### [EXERCISE AIM]
Look through the data that follows and copy each line with the string "where".

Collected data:

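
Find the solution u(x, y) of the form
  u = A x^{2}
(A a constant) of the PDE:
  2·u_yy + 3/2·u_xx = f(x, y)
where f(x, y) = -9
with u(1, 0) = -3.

Substitute the ansatz u = A x^{2} into the left-hand side.
Derivatives of the ansatz:
  u_yy = 0
  u_xx = 2 A
Term by term:
  2·u_yy = 0
  3/2·u_xx = 3 A
So the left-hand side equals
  3 A
This must equal f(x, y) = -9 identically.
Matching coefficients of the independent functions:
  [constant term]:  3 A = -9
Solving: A = -3.
Check against the point condition:
  u(1, 0) = -3  ⟹  A = -3  ✓
Hence u(x, y) = - 3 x^{2}.

Answer: u(x, y) = - 3 x^{2}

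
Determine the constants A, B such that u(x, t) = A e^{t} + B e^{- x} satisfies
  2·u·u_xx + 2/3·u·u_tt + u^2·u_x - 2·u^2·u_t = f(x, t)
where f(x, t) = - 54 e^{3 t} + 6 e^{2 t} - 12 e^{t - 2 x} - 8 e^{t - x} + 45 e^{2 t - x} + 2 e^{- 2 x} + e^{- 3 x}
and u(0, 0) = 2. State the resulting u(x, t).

Substitute the ansatz u = A e^{t} + B e^{- x} into the left-hand side.
Derivatives of the ansatz:
  u_xx = B e^{- x}
  u_tt = A e^{t}
  u_x = - B e^{- x}
  u_t = A e^{t}
Term by term:
  2·u·u_xx = 2 A B e^{t} e^{- x} + 2 B^{2} e^{- 2 x}
  2/3·u·u_tt = \frac{2 A^{2} e^{2 t}}{3} + \frac{2 A B e^{t} e^{- x}}{3}
  u^2·u_x = - A^{2} B e^{2 t} e^{- x} - 2 A B^{2} e^{t} e^{- 2 x} - B^{3} e^{- 3 x}
  -2·u^2·u_t = - 2 A^{3} e^{3 t} - 4 A^{2} B e^{2 t} e^{- x} - 2 A B^{2} e^{t} e^{- 2 x}
So the left-hand side equals
  - 2 A^{3} e^{3 t} - 5 A^{2} B e^{2 t} e^{- x} + \frac{2 A^{2} e^{2 t}}{3} - 4 A B^{2} e^{t} e^{- 2 x} + \frac{8 A B e^{t} e^{- x}}{3} - B^{3} e^{- 3 x} + 2 B^{2} e^{- 2 x}
This must equal f(x, t) identically; expanded, f = - 54 e^{3 t} + 6 e^{2 t} + 45 e^{2 t} e^{- x} - 8 e^{t} e^{- x} - 12 e^{t} e^{- 2 x} + 2 e^{- 2 x} + e^{- 3 x}.
Matching coefficients of the independent functions:
  [e^{t} e^{- 2 x}]:  - 4 A B^{2} = -12
  [e^{t} e^{- x}]:  \frac{8 A B}{3} = -8
  [e^{2 t} e^{- x}]:  - 5 A^{2} B = 45
  [e^{2 t}]:  \frac{2 A^{2}}{3} = 6
  [e^{3 t}]:  - 2 A^{3} = -54
  [e^{- 3 x}]:  - B^{3} = 1
  [e^{- 2 x}]:  2 B^{2} = 2
Solving: A = 3, B = -1.
Check against the point condition:
  u(0, 0) = 2  ⟹  A + B = 2  ✓
Hence u(x, t) = 3 e^{t} - e^{- x}.

Answer: u(x, t) = 3 e^{t} - e^{- x}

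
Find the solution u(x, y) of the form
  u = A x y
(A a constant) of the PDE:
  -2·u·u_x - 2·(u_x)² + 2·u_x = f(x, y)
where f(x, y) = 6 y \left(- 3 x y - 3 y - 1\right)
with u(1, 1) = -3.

Answer: u(x, y) = - 3 x y

Derivation:
Substitute the ansatz u = A x y into the left-hand side.
Derivatives of the ansatz:
  u_x = A y
Term by term:
  -2·u·u_x = - 2 A^{2} x y^{2}
  -2·(u_x)² = - 2 A^{2} y^{2}
  2·u_x = 2 A y
So the left-hand side equals
  - 2 A^{2} x y^{2} - 2 A^{2} y^{2} + 2 A y
This must equal f(x, y) identically; expanded, f = - 18 x y^{2} - 18 y^{2} - 6 y.
Matching coefficients of the independent functions:
  [y]:  2 A = -6
  [y^{2}, x y^{2}]:  - 2 A^{2} = -18
Solving: A = -3.
Check against the point condition:
  u(1, 1) = -3  ⟹  A = -3  ✓
Hence u(x, y) = - 3 x y.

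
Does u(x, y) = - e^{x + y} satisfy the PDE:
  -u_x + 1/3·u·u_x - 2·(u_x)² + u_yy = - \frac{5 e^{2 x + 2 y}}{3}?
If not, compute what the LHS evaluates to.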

### [ANSWER FOR THE TASK]
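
where f(x, y) = -9
where f(x, t) = - 54 e^{3 t} + 6 e^{2 t} - 12 e^{t - 2 x} - 8 e^{t - x} + 45 e^{2 t - x} + 2 e^{- 2 x} + e^{- 3 x}
where f(x, y) = 6 y \left(- 3 x y - 3 y - 1\right)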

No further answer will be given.